- [Work instruction]: Every record shown below should be duplicated exactly.

[Collected data]
--
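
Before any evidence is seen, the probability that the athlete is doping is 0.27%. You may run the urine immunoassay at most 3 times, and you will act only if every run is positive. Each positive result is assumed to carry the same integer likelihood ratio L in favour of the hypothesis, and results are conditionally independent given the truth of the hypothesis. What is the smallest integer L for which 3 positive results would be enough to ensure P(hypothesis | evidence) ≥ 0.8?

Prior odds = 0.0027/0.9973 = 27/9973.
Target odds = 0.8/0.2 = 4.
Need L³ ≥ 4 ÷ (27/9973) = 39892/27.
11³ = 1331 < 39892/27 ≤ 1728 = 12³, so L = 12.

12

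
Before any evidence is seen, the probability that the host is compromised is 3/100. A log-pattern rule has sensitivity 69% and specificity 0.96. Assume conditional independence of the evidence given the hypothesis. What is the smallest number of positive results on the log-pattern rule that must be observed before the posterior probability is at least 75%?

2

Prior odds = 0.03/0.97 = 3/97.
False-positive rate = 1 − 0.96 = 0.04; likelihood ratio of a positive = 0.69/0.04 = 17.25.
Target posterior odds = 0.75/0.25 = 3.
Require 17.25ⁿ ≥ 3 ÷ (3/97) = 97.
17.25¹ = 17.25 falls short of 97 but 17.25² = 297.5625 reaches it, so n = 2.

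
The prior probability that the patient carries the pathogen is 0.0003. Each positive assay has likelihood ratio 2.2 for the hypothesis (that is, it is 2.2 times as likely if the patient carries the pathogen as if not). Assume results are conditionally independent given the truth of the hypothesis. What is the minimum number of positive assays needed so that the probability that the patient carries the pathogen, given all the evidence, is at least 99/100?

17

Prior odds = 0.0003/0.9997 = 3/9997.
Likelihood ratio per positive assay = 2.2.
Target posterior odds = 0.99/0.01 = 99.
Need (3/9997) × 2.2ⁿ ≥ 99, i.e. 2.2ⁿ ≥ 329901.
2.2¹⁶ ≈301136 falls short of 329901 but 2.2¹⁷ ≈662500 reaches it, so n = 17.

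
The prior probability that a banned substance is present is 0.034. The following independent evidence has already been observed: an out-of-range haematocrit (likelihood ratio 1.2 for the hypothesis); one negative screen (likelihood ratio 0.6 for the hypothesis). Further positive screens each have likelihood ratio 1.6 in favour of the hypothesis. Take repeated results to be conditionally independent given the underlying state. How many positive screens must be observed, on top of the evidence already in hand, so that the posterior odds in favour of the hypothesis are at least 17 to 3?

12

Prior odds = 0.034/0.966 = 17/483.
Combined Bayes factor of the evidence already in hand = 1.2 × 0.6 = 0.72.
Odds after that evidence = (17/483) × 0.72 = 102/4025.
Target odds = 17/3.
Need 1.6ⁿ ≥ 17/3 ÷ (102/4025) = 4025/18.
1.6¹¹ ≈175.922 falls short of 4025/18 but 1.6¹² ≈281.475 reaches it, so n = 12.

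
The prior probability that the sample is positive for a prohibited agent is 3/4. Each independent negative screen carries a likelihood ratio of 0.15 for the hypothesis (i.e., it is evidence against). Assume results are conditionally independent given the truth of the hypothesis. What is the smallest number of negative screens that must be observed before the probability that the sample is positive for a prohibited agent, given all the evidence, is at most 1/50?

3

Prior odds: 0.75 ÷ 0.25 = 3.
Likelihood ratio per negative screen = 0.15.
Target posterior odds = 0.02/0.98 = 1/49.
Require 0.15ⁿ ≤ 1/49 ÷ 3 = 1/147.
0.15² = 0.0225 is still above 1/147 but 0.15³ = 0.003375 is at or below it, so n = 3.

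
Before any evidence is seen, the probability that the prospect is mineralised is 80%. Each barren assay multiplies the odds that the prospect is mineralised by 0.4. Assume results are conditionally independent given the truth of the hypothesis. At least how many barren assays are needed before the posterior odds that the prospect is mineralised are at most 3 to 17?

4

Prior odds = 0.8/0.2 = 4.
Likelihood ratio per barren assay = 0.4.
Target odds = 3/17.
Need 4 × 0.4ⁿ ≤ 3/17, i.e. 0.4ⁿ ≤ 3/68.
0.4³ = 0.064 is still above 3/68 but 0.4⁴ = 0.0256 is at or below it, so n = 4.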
--
- [Your solution]:
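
Before any evidence is seen, the probability that the athlete is doping is 0.27%. You may run the urine immunoassay at most 3 times, and you will act only if every run is positive. Each positive result is assumed to carry the same integer likelihood ratio L in favour of the hypothesis, and results are conditionally independent given the truth of the hypothesis. What is the smallest integer L for which 3 positive results would be enough to ensure P(hypothesis | evidence) ≥ 0.8?

Prior odds = 0.0027/0.9973 = 27/9973.
Target odds = 0.8/0.2 = 4.
Need L³ ≥ 4 ÷ (27/9973) = 39892/27.
11³ = 1331 < 39892/27 ≤ 1728 = 12³, so L = 12.

12

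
Before any evidence is seen, the probability that the host is compromised is 3/100. A log-pattern rule has sensitivity 69% and specificity 0.96. Assume conditional independence of the evidence given the hypothesis. What is the smallest number of positive results on the log-pattern rule that must be observed before the posterior probability is at least 75%?

2

Prior odds = 0.03/0.97 = 3/97.
False-positive rate = 1 − 0.96 = 0.04; likelihood ratio of a positive = 0.69/0.04 = 17.25.
Target posterior odds = 0.75/0.25 = 3.
Require 17.25ⁿ ≥ 3 ÷ (3/97) = 97.
17.25¹ = 17.25 falls short of 97 but 17.25² = 297.5625 reaches it, so n = 2.

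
The prior probability that the patient carries the pathogen is 0.0003. Each positive assay has likelihood ratio 2.2 for the hypothesis (that is, it is 2.2 times as likely if the patient carries the pathogen as if not). Assume results are conditionally independent given the truth of the hypothesis. What is the minimum number of positive assays needed so that the probability that the patient carries the pathogen, given all the evidence, is at least 99/100?

17

Prior odds = 0.0003/0.9997 = 3/9997.
Likelihood ratio per positive assay = 2.2.
Target posterior odds = 0.99/0.01 = 99.
Need (3/9997) × 2.2ⁿ ≥ 99, i.e. 2.2ⁿ ≥ 329901.
2.2¹⁶ ≈301136 falls short of 329901 but 2.2¹⁷ ≈662500 reaches it, so n = 17.

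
The prior probability that a banned substance is present is 0.034. The following independent evidence has already been observed: an out-of-range haematocrit (likelihood ratio 1.2 for the hypothesis); one negative screen (likelihood ratio 0.6 for the hypothesis). Further positive screens each have likelihood ratio 1.6 in favour of the hypothesis. Take repeated results to be conditionally independent given the underlying state. How many positive screens must be observed, on top of the evidence already in hand, so that the posterior odds in favour of the hypothesis are at least 17 to 3?

12

Prior odds = 0.034/0.966 = 17/483.
Combined Bayes factor of the evidence already in hand = 1.2 × 0.6 = 0.72.
Odds after that evidence = (17/483) × 0.72 = 102/4025.
Target odds = 17/3.
Need 1.6ⁿ ≥ 17/3 ÷ (102/4025) = 4025/18.
1.6¹¹ ≈175.922 falls short of 4025/18 but 1.6¹² ≈281.475 reaches it, so n = 12.

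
The prior probability that the sample is positive for a prohibited agent is 3/4. Each independent negative screen carries a likelihood ratio of 0.15 for the hypothesis (i.e., it is evidence against). Assume results are conditionally independent given the truth of the hypothesis. What is the smallest number of negative screens that must be observed before the probability that the sample is positive for a prohibited agent, given all the evidence, is at most 1/50?

3

Prior odds: 0.75 ÷ 0.25 = 3.
Likelihood ratio per negative screen = 0.15.
Target posterior odds = 0.02/0.98 = 1/49.
Require 0.15ⁿ ≤ 1/49 ÷ 3 = 1/147.
0.15² = 0.0225 is still above 1/147 but 0.15³ = 0.003375 is at or below it, so n = 3.

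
Before any evidence is seen, the probability that the prospect is mineralised is 80%. Each barren assay multiplies the odds that the prospect is mineralised by 0.4. Assume results are conditionally independent given the truth of the hypothesis. At least how many barren assays are needed before the posterior odds that the prospect is mineralised are at most 3 to 17?

4

Prior odds = 0.8/0.2 = 4.
Likelihood ratio per barren assay = 0.4.
Target odds = 3/17.
Need 4 × 0.4ⁿ ≤ 3/17, i.e. 0.4ⁿ ≤ 3/68.
0.4³ = 0.064 is still above 3/68 but 0.4⁴ = 0.0256 is at or below it, so n = 4.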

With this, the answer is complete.